[[ Supplied data, beginning ]]

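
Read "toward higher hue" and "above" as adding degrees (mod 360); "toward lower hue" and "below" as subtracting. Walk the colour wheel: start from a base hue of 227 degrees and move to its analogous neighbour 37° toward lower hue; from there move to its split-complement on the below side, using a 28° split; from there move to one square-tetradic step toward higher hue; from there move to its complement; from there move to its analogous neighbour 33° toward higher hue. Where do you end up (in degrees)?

−37° (analog 37° ↓): 227 − 37 = 190°
+152° (split-comp 28° ↓): 190 + 152 = 342°
+90° (square ↑): 342 + 90 = 432 → 432 − 360 = 72°
+180° (complement): 72 + 180 = 252°
+33° (analog 33° ↑): 252 + 33 = 285°

285°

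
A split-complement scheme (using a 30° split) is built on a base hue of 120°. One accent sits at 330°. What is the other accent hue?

Split-complementary hues sit 30° either side of the complement.
Complement of the base 120°: 120 + 180 = 300°
The given accent 330° is 30° one side of 300°; the other accent sits 30° the other side: 300 − 30 = 270°

270°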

[[ Supplied data, end ]]

Beginning at the line that holds "A split-complement scheme", copy every line through the end of the entries exactly as given, and only those lines.

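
A split-complement scheme (using a 30° split) is built on a base hue of 120°. One accent sits at 330°. What is the other accent hue?

Split-complementary hues sit 30° either side of the complement.
Complement of the base 120°: 120 + 180 = 300°
The given accent 330° is 30° one side of 300°; the other accent sits 30° the other side: 300 − 30 = 270°

270°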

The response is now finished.